#### [Records to process]
..........
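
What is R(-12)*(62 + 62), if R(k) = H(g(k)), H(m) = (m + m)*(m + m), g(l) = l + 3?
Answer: 40176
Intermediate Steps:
g(l) = 3 + l
H(m) = 4*m² (H(m) = (2*m)*(2*m) = 4*m²)
R(k) = 4*(3 + k)²
R(-12)*(62 + 62) = (4*(3 - 12)²)*(62 + 62) = (4*(-9)²)*124 = (4*81)*124 = 324*124 = 40176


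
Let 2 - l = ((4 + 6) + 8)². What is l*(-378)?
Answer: 121716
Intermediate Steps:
l = -322 (l = 2 - ((4 + 6) + 8)² = 2 - (10 + 8)² = 2 - 1*18² = 2 - 1*324 = 2 - 324 = -322)
l*(-378) = -322*(-378) = 121716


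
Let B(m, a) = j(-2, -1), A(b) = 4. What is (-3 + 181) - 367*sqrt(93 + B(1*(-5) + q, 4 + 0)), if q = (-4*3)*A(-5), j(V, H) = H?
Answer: 178 - 734*sqrt(23) ≈ -3342.1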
..........
#### [Work task]
In which lines of the records does the word "sqrt" appear? Copy each of them.

#### [Result of this task]
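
Let B(m, a) = j(-2, -1), A(b) = 4. What is (-3 + 181) - 367*sqrt(93 + B(1*(-5) + q, 4 + 0)), if q = (-4*3)*A(-5), j(V, H) = H?
Answer: 178 - 734*sqrt(23) ≈ -3342.1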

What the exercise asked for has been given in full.